*** Opening Data shown ***

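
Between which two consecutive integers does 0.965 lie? 0 and 1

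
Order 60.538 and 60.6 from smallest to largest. 60.538, 60.6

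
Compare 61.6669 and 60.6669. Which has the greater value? 61.6669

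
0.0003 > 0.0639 False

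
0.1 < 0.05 False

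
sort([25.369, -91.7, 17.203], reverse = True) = [25.369, 17.203, -91.7]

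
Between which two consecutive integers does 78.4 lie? 78 and 79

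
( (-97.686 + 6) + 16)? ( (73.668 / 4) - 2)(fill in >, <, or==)<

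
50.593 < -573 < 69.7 False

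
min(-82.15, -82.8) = -82.8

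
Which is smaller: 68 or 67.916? 67.916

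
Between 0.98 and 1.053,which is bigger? 1.053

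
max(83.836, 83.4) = 83.836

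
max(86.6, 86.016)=86.6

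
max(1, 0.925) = 1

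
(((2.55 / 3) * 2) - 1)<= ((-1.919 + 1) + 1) False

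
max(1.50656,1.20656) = 1.50656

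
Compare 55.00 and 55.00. They are equal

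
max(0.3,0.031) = 0.3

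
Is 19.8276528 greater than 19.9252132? No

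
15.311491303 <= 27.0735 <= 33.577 True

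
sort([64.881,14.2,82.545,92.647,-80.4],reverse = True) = [92.647,82.545,64.881,14.2,-80.4]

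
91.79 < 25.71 False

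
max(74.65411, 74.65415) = 74.65415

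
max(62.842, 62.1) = 62.842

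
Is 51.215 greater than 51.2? Yes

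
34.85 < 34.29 False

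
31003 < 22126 False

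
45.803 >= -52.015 True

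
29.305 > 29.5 False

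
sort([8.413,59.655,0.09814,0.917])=[0.09814,0.917,8.413,59.655]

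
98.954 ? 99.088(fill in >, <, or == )<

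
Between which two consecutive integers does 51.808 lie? 51 and 52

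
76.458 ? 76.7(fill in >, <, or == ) <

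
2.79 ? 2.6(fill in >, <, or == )>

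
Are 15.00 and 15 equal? Yes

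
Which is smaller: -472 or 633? -472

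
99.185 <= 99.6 True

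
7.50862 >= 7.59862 False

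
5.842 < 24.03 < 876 True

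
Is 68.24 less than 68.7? Yes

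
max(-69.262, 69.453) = 69.453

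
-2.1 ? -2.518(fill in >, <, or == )>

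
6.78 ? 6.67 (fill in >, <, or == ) >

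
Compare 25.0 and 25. They are equal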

*** Closing Data shown ***

**Task to complete:**
Please write out every record shown above exactly as it reads.

**Written reply:**
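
Between which two consecutive integers does 0.965 lie? 0 and 1

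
Order 60.538 and 60.6 from smallest to largest. 60.538, 60.6

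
Compare 61.6669 and 60.6669. Which has the greater value? 61.6669

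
0.0003 > 0.0639 False

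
0.1 < 0.05 False

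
sort([25.369, -91.7, 17.203], reverse = True) = [25.369, 17.203, -91.7]

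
Between which two consecutive integers does 78.4 lie? 78 and 79

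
( (-97.686 + 6) + 16)? ( (73.668 / 4) - 2)(fill in >, <, or==)<

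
50.593 < -573 < 69.7 False

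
min(-82.15, -82.8) = -82.8

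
Which is smaller: 68 or 67.916? 67.916

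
Between 0.98 and 1.053,which is bigger? 1.053

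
max(83.836, 83.4) = 83.836

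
max(86.6, 86.016)=86.6

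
max(1, 0.925) = 1

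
(((2.55 / 3) * 2) - 1)<= ((-1.919 + 1) + 1) False

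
max(1.50656,1.20656) = 1.50656

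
Compare 55.00 and 55.00. They are equal

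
max(0.3,0.031) = 0.3

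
Is 19.8276528 greater than 19.9252132? No

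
15.311491303 <= 27.0735 <= 33.577 True

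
sort([64.881,14.2,82.545,92.647,-80.4],reverse = True) = [92.647,82.545,64.881,14.2,-80.4]

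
91.79 < 25.71 False

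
max(74.65411, 74.65415) = 74.65415

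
max(62.842, 62.1) = 62.842

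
Is 51.215 greater than 51.2? Yes

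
34.85 < 34.29 False

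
31003 < 22126 False

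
45.803 >= -52.015 True

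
29.305 > 29.5 False

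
sort([8.413,59.655,0.09814,0.917])=[0.09814,0.917,8.413,59.655]

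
98.954 ? 99.088(fill in >, <, or == )<

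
Between which two consecutive integers does 51.808 lie? 51 and 52

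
76.458 ? 76.7(fill in >, <, or == ) <

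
2.79 ? 2.6(fill in >, <, or == )>

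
Are 15.00 and 15 equal? Yes

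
Which is smaller: -472 or 633? -472

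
99.185 <= 99.6 True

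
7.50862 >= 7.59862 False

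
5.842 < 24.03 < 876 True

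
Is 68.24 less than 68.7? Yes

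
max(-69.262, 69.453) = 69.453

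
-2.1 ? -2.518(fill in >, <, or == )>

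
6.78 ? 6.67 (fill in >, <, or == ) >

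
Compare 25.0 and 25. They are equal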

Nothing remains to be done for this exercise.